The data:
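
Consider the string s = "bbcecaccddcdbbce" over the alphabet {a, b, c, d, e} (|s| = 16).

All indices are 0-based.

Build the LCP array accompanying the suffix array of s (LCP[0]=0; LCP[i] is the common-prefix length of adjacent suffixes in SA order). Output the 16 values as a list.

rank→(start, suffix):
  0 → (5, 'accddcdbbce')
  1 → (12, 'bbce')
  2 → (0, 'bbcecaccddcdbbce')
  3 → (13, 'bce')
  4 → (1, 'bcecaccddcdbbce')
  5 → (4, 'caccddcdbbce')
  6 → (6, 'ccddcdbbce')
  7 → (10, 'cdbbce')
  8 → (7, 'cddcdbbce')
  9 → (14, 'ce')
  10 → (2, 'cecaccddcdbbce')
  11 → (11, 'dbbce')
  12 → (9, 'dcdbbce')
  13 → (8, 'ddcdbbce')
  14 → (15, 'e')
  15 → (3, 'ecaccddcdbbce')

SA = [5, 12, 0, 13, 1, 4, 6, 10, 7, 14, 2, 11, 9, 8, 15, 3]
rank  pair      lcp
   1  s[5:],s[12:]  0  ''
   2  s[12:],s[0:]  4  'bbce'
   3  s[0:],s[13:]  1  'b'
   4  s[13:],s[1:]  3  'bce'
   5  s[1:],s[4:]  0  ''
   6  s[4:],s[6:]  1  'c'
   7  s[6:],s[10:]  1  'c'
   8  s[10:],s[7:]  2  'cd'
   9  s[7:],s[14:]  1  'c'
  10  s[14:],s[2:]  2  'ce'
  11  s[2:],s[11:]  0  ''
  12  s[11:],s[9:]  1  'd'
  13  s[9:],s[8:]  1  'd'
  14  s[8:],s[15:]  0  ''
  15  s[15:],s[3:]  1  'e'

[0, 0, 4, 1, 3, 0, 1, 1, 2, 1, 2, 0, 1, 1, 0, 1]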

What you will do: What is needed is a word-for-word restatement of every line from the one with "All indices are 0-based." to the end of the entries above.

Answer section:
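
All indices are 0-based.

Build the LCP array accompanying the suffix array of s (LCP[0]=0; LCP[i] is the common-prefix length of adjacent suffixes in SA order). Output the 16 values as a list.

rank→(start, suffix):
  0 → (5, 'accddcdbbce')
  1 → (12, 'bbce')
  2 → (0, 'bbcecaccddcdbbce')
  3 → (13, 'bce')
  4 → (1, 'bcecaccddcdbbce')
  5 → (4, 'caccddcdbbce')
  6 → (6, 'ccddcdbbce')
  7 → (10, 'cdbbce')
  8 → (7, 'cddcdbbce')
  9 → (14, 'ce')
  10 → (2, 'cecaccddcdbbce')
  11 → (11, 'dbbce')
  12 → (9, 'dcdbbce')
  13 → (8, 'ddcdbbce')
  14 → (15, 'e')
  15 → (3, 'ecaccddcdbbce')

SA = [5, 12, 0, 13, 1, 4, 6, 10, 7, 14, 2, 11, 9, 8, 15, 3]
rank  pair      lcp
   1  s[5:],s[12:]  0  ''
   2  s[12:],s[0:]  4  'bbce'
   3  s[0:],s[13:]  1  'b'
   4  s[13:],s[1:]  3  'bce'
   5  s[1:],s[4:]  0  ''
   6  s[4:],s[6:]  1  'c'
   7  s[6:],s[10:]  1  'c'
   8  s[10:],s[7:]  2  'cd'
   9  s[7:],s[14:]  1  'c'
  10  s[14:],s[2:]  2  'ce'
  11  s[2:],s[11:]  0  ''
  12  s[11:],s[9:]  1  'd'
  13  s[9:],s[8:]  1  'd'
  14  s[8:],s[15:]  0  ''
  15  s[15:],s[3:]  1  'e'

[0, 0, 4, 1, 3, 0, 1, 1, 2, 1, 2, 0, 1, 1, 0, 1]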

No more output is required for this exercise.